» YOUR ASSIGNMENT
Filtering the records below, copy only those lines that include the word "species".

+ + + +

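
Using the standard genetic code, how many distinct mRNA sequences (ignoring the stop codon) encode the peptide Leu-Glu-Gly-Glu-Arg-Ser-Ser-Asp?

41472

Leu: 6 codons.
Glu: 2 codons.
Gly: 4 codons.
Glu: 2 codons.
Arg: 6 codons.
Ser: 6 codons.
Ser: 6 codons.
Asp: 2 codons.
6 × 2 × 4 × 2 × 6 × 6 × 6 × 2 = 41472.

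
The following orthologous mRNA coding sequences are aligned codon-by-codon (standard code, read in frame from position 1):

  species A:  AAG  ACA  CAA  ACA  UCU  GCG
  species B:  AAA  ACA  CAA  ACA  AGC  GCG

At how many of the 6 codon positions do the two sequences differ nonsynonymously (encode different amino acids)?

0

Codon 1: AAG Lys / AAA Lys — synonymous.
Codon 2: ACA Thr / ACA Thr — identical.
Codon 3: CAA Gln / CAA Gln — identical.
Codon 4: ACA Thr / ACA Thr — identical.
Codon 5: UCU Ser / AGC Ser — synonymous.
Codon 6: GCG Ala / GCG Ala — identical.
Nonsynonymous differences: 0.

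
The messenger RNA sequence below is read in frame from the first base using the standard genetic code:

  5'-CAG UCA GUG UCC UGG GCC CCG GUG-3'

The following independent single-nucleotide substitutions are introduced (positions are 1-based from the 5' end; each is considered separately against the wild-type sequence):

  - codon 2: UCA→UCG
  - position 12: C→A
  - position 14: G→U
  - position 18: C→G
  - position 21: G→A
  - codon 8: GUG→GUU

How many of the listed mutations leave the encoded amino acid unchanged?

5

Codon 2: UCA (Ser) → UCG (Ser) — synonymous.
Codon 4: UCC (Ser) → UCA (Ser) — synonymous.
Codon 5: UGG (Trp) → UUG (Leu) — missense.
Codon 6: GCC (Ala) → GCG (Ala) — synonymous.
Codon 7: CCG (Pro) → CCA (Pro) — synonymous.
Codon 8: GUG (Val) → GUU (Val) — synonymous.
Synonymous: 5 of 6.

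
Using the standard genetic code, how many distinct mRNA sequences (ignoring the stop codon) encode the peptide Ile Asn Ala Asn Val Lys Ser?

2304

Ile: 3 codons.
Asn: 2 codons.
Ala: 4 codons.
Asn: 2 codons.
Val: 4 codons.
Lys: 2 codons.
Ser: 6 codons.
3 × 2 × 4 × 2 × 4 × 2 × 6 = 2304.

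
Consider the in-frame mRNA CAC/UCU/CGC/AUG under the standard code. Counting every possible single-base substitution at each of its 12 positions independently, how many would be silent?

7

Codon 1 (CAC, His): 1 synonymous substitution.
Codon 2 (UCU, Ser): 3 synonymous substitutions.
Codon 3 (CGC, Arg): 3 synonymous substitutions.
Codon 4 (AUG, Met): 0 synonymous substitutions.
Total: 1 + 3 + 3 + 0 = 7.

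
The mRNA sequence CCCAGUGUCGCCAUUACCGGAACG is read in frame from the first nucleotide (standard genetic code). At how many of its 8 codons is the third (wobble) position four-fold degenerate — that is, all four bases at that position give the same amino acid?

6

Codon 1 CCC (Pro): third position 4-fold.
Codon 2 AGU (Ser): third position 2-fold.
Codon 3 GUC (Val): third position 4-fold.
Codon 4 GCC (Ala): third position 4-fold.
Codon 5 AUU (Ile): third position 3-fold.
Codon 6 ACC (Thr): third position 4-fold.
Codon 7 GGA (Gly): third position 4-fold.
Codon 8 ACG (Thr): third position 4-fold.
Four-fold degenerate third positions: 6.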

+ + + +

» REPLY TO THE TASK
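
  species A:  AAG  ACA  CAA  ACA  UCU  GCG
  species B:  AAA  ACA  CAA  ACA  AGC  GCG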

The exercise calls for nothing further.